Exactly reproduce the data from its first line through the line with "(length 38, alphabet", leaving out every line after it.

ENTRIES PROVIDED:
┌──

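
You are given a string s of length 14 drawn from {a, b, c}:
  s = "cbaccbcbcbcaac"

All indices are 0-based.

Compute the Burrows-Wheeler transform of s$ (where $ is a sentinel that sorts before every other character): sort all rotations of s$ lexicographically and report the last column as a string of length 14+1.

ccabccccab$bbca

rank  rotation         last
    0  $cbaccbcbcbcaac  c
    1  aac$cbaccbcbcbc  c
    2  ac$cbaccbcbcbca  a
    3  accbcbcbcaac$cb  b
    4  baccbcbcbcaac$c  c
    5  bcaac$cbaccbcbc  c
    6  bcbcaac$cbaccbc  c
    7  bcbcbcaac$cbacc  c
    8  c$cbaccbcbcbcaa  a
    9  caac$cbaccbcbcb  b
   10  cbaccbcbcbcaac$  $
   11  cbcaac$cbaccbcb  b
   12  cbcbcaac$cbaccb  b
   13  cbcbcbcaac$cbac  c
   14  ccbcbcbcaac$cba  a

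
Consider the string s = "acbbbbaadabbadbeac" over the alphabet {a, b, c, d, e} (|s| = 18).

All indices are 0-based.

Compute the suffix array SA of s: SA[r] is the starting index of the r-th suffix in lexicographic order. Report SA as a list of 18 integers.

[6, 9, 16, 0, 7, 12, 5, 11, 4, 10, 3, 2, 14, 17, 1, 8, 13, 15]

rank | idx | suffix
   0 |   6 | aadabbadbeac
   1 |   9 | abbadbeac
   2 |  16 | ac
   3 |   0 | acbbbbaadabbadbeac
   4 |   7 | adabbadbeac
   5 |  12 | adbeac
   6 |   5 | baadabbadbeac
   7 |  11 | badbeac
   8 |   4 | bbaadabbadbeac
   9 |  10 | bbadbeac
  10 |   3 | bbbaadabbadbeac
  11 |   2 | bbbbaadabbadbeac
  12 |  14 | beac
  13 |  17 | c
  14 |   1 | cbbbbaadabbadbeac
  15 |   8 | dabbadbeac
  16 |  13 | dbeac
  17 |  15 | eac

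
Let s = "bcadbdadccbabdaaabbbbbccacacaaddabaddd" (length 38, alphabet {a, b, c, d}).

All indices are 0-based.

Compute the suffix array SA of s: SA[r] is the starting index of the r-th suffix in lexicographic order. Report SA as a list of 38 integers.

rank | idx | suffix
   0 |  14 | aaabbbbbccacacaaddabaddd
   1 |  15 | aabbbbbccacacaaddabaddd
   2 |  28 | aaddabaddd
   3 |  32 | abaddd
   4 |  16 | abbbbbccacacaaddabaddd
   5 |  11 | abdaaabbbbbccacacaaddabaddd
   6 |  26 | acaaddabaddd
   7 |  24 | acacaaddabaddd
   8 |   2 | adbdadccbabdaaabbbbbccacacaaddabaddd
   9 |   6 | adccbabdaaabbbbbccacacaaddabaddd
  10 |  29 | addabaddd
  11 |  34 | addd
  12 |  10 | babdaaabbbbbccacacaaddabaddd
  13 |  33 | baddd
  14 |  17 | bbbbbccacacaaddabaddd
  15 |  18 | bbbbccacacaaddabaddd
  16 |  19 | bbbccacacaaddabaddd
  17 |  20 | bbccacacaaddabaddd
  18 |   0 | bcadbdadccbabdaaabbbbbccacacaaddabaddd
  19 |  21 | bccacacaaddabaddd
  20 |  12 | bdaaabbbbbccacacaaddabaddd
  21 |   4 | bdadccbabdaaabbbbbccacacaaddabaddd
  22 |  27 | caaddabaddd
  23 |  25 | cacaaddabaddd
  24 |  23 | cacacaaddabaddd
  25 |   1 | cadbdadccbabdaaabbbbbccacacaaddabaddd
  26 |   9 | cbabdaaabbbbbccacacaaddabaddd
  27 |  22 | ccacacaaddabaddd
  28 |   8 | ccbabdaaabbbbbccacacaaddabaddd
  29 |  37 | d
  30 |  13 | daaabbbbbccacacaaddabaddd
  31 |  31 | dabaddd
  32 |   5 | dadccbabdaaabbbbbccacacaaddabaddd
  33 |   3 | dbdadccbabdaaabbbbbccacacaaddabaddd
  34 |   7 | dccbabdaaabbbbbccacacaaddabaddd
  35 |  36 | dd
  36 |  30 | ddabaddd
  37 |  35 | ddd

[14, 15, 28, 32, 16, 11, 26, 24, 2, 6, 29, 34, 10, 33, 17, 18, 19, 20, 0, 21, 12, 4, 27, 25, 23, 1, 9, 22, 8, 37, 13, 31, 5, 3, 7, 36, 30, 35]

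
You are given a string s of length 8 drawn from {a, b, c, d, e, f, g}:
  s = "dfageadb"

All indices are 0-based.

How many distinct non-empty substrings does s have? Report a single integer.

sorted suffixes:
  #0 SA[0]=5  'adb'
  #1 SA[1]=2  'ageadb'
  #2 SA[2]=7  'b'
  #3 SA[3]=6  'db'
  #4 SA[4]=0  'dfageadb'
  #5 SA[5]=4  'eadb'
  #6 SA[6]=1  'fageadb'
  #7 SA[7]=3  'geadb'

SA = [5, 2, 7, 6, 0, 4, 1, 3]
[i] adj suffixes → lcp
  [1] 5/2 → 1 ('a')
  [2] 2/7 → 0 ('')
  [3] 7/6 → 0 ('')
  [4] 6/0 → 1 ('d')
  [5] 0/4 → 0 ('')
  [6] 4/1 → 0 ('')
  [7] 1/3 → 0 ('')

n(n+1)/2 = 8·9/2 = 36
Σ LCP = 0 + 1 + 0 + 0 + 1 + 0 + 0 + 0 = 2
distinct = 36 − 2 = 34

34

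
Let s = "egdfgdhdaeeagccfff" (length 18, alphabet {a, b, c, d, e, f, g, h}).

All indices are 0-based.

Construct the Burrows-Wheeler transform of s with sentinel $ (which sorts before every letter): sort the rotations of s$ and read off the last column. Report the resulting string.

rank  rotation             last
    0  $egdfgdhdaeeagccfff  f
    1  aeeagccfff$egdfgdhd  d
    2  agccfff$egdfgdhdaee  e
    3  ccfff$egdfgdhdaeeag  g
    4  cfff$egdfgdhdaeeagc  c
    5  daeeagccfff$egdfgdh  h
    6  dfgdhdaeeagccfff$eg  g
    7  dhdaeeagccfff$egdfg  g
    8  eagccfff$egdfgdhdae  e
    9  eeagccfff$egdfgdhda  a
   10  egdfgdhdaeeagccfff$  $
   11  f$egdfgdhdaeeagccff  f
   12  ff$egdfgdhdaeeagccf  f
   13  fff$egdfgdhdaeeagcc  c
   14  fgdhdaeeagccfff$egd  d
   15  gccfff$egdfgdhdaeea  a
   16  gdfgdhdaeeagccfff$e  e
   17  gdhdaeeagccfff$egdf  f
   18  hdaeeagccfff$egdfgd  d

fdegchggea$ffcdaefd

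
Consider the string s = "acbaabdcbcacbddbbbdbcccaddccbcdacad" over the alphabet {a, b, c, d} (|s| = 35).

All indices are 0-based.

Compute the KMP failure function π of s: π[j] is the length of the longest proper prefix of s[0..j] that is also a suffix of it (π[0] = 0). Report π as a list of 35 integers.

π[0] = 0
j=1 s[j]='c': π[1]=0 (border '')
j=2 s[j]='b': π[2]=0 (border '')
j=3 s[j]='a': π[3]=1 (border 'a')
j=4 s[j]='a': k: 1→0; π[4]=1 (border 'a')
j=5 s[j]='b': k: 1→0; π[5]=0 (border '')
j=6 s[j]='d': π[6]=0 (border '')
j=7 s[j]='c': π[7]=0 (border '')
j=8 s[j]='b': π[8]=0 (border '')
j=9 s[j]='c': π[9]=0 (border '')
j=10 s[j]='a': π[10]=1 (border 'a')
j=11 s[j]='c': π[11]=2 (border 'ac')
j=12 s[j]='b': π[12]=3 (border 'acb')
j=13 s[j]='d': k: 3→0; π[13]=0 (border '')
j=14 s[j]='d': π[14]=0 (border '')
j=15 s[j]='b': π[15]=0 (border '')
j=16 s[j]='b': π[16]=0 (border '')
j=17 s[j]='b': π[17]=0 (border '')
j=18 s[j]='d': π[18]=0 (border '')
j=19 s[j]='b': π[19]=0 (border '')
j=20 s[j]='c': π[20]=0 (border '')
j=21 s[j]='c': π[21]=0 (border '')
j=22 s[j]='c': π[22]=0 (border '')
j=23 s[j]='a': π[23]=1 (border 'a')
j=24 s[j]='d': k: 1→0; π[24]=0 (border '')
j=25 s[j]='d': π[25]=0 (border '')
j=26 s[j]='c': π[26]=0 (border '')
j=27 s[j]='c': π[27]=0 (border '')
j=28 s[j]='b': π[28]=0 (border '')
j=29 s[j]='c': π[29]=0 (border '')
j=30 s[j]='d': π[30]=0 (border '')
j=31 s[j]='a': π[31]=1 (border 'a')
j=32 s[j]='c': π[32]=2 (border 'ac')
j=33 s[j]='a': k: 2→0; π[33]=1 (border 'a')
j=34 s[j]='d': k: 1→0; π[34]=0 (border '')

[0, 0, 0, 1, 1, 0, 0, 0, 0, 0, 1, 2, 3, 0, 0, 0, 0, 0, 0, 0, 0, 0, 0, 1, 0, 0, 0, 0, 0, 0, 0, 1, 2, 1, 0]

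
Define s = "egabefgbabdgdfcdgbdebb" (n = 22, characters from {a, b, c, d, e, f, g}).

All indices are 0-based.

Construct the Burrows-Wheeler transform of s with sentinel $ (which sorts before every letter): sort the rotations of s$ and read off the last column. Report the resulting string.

bbgbgegaafbgcbdb$deefdd

rank  rotation                 last
    0  $egabefgbabdgdfcdgbdebb  b
    1  abdgdfcdgbdebb$egabefgb  b
    2  abefgbabdgdfcdgbdebb$eg  g
    3  b$egabefgbabdgdfcdgbdeb  b
    4  babdgdfcdgbdebb$egabefg  g
    5  bb$egabefgbabdgdfcdgbde  e
    6  bdebb$egabefgbabdgdfcdg  g
    7  bdgdfcdgbdebb$egabefgba  a
    8  befgbabdgdfcdgbdebb$ega  a
    9  cdgbdebb$egabefgbabdgdf  f
   10  debb$egabefgbabdgdfcdgb  b
   11  dfcdgbdebb$egabefgbabdg  g
   12  dgbdebb$egabefgbabdgdfc  c
   13  dgdfcdgbdebb$egabefgbab  b
   14  ebb$egabefgbabdgdfcdgbd  d
   15  efgbabdgdfcdgbdebb$egab  b
   16  egabefgbabdgdfcdgbdebb$  $
   17  fcdgbdebb$egabefgbabdgd  d
   18  fgbabdgdfcdgbdebb$egabe  e
   19  gabefgbabdgdfcdgbdebb$e  e
   20  gbabdgdfcdgbdebb$egabef  f
   21  gbdebb$egabefgbabdgdfcd  d
   22  gdfcdgbdebb$egabefgbabd  d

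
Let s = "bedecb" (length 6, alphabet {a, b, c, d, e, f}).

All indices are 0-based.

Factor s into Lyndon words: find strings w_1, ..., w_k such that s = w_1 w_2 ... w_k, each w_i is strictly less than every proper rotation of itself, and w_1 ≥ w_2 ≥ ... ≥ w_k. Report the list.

emit factor 1: 'bedec' (i=0, period=5)
emit factor 2: 'b' (i=5, period=1)

["bedec", "b"]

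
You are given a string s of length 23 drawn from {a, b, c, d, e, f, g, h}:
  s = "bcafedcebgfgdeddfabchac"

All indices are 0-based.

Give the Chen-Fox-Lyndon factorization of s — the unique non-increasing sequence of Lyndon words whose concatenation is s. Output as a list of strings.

["bc", "afedcebgfgdeddf", "abchac"]

emit factor 1: 'bc' (i=0, period=2)
emit factor 2: 'afedcebgfgdeddf' (i=2, period=15)
emit factor 3: 'abchac' (i=17, period=6)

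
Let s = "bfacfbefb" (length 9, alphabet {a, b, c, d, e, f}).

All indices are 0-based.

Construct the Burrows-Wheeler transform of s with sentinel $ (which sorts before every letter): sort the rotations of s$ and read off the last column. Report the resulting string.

rank  rotation    last
    0  $bfacfbefb  b
    1  acfbefb$bf  f
    2  b$bfacfbef  f
    3  befb$bfacf  f
    4  bfacfbefb$  $
    5  cfbefb$bfa  a
    6  efb$bfacfb  b
    7  facfbefb$b  b
    8  fb$bfacfbe  e
    9  fbefb$bfac  c

bfff$abbec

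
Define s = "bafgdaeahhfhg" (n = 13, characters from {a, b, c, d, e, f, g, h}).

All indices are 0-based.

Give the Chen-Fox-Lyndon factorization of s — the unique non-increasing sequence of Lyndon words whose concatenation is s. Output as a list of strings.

["b", "afgd", "aeahhfhg"]

emit factor 1: 'b' (i=0, period=1)
emit factor 2: 'afgd' (i=1, period=4)
emit factor 3: 'aeahhfhg' (i=5, period=8)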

└──

OUTPUT OF THE TASK:
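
You are given a string s of length 14 drawn from {a, b, c}:
  s = "cbaccbcbcbcaac"

All indices are 0-based.

Compute the Burrows-Wheeler transform of s$ (where $ is a sentinel that sorts before every other character): sort all rotations of s$ lexicographically and report the last column as a string of length 14+1.

ccabccccab$bbca

rank  rotation         last
    0  $cbaccbcbcbcaac  c
    1  aac$cbaccbcbcbc  c
    2  ac$cbaccbcbcbca  a
    3  accbcbcbcaac$cb  b
    4  baccbcbcbcaac$c  c
    5  bcaac$cbaccbcbc  c
    6  bcbcaac$cbaccbc  c
    7  bcbcbcaac$cbacc  c
    8  c$cbaccbcbcbcaa  a
    9  caac$cbaccbcbcb  b
   10  cbaccbcbcbcaac$  $
   11  cbcaac$cbaccbcb  b
   12  cbcbcaac$cbaccb  b
   13  cbcbcbcaac$cbac  c
   14  ccbcbcbcaac$cba  a

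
Consider the string s = "acbbbbaadabbadbeac" over the alphabet {a, b, c, d, e} (|s| = 18).

All indices are 0-based.

Compute the suffix array SA of s: SA[r] is the starting index of the r-th suffix in lexicographic order. Report SA as a list of 18 integers.

[6, 9, 16, 0, 7, 12, 5, 11, 4, 10, 3, 2, 14, 17, 1, 8, 13, 15]

rank | idx | suffix
   0 |   6 | aadabbadbeac
   1 |   9 | abbadbeac
   2 |  16 | ac
   3 |   0 | acbbbbaadabbadbeac
   4 |   7 | adabbadbeac
   5 |  12 | adbeac
   6 |   5 | baadabbadbeac
   7 |  11 | badbeac
   8 |   4 | bbaadabbadbeac
   9 |  10 | bbadbeac
  10 |   3 | bbbaadabbadbeac
  11 |   2 | bbbbaadabbadbeac
  12 |  14 | beac
  13 |  17 | c
  14 |   1 | cbbbbaadabbadbeac
  15 |   8 | dabbadbeac
  16 |  13 | dbeac
  17 |  15 | eac

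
Let s = "bcadbdadccbabdaaabbbbbccacacaaddabaddd" (length 38, alphabet {a, b, c, d}).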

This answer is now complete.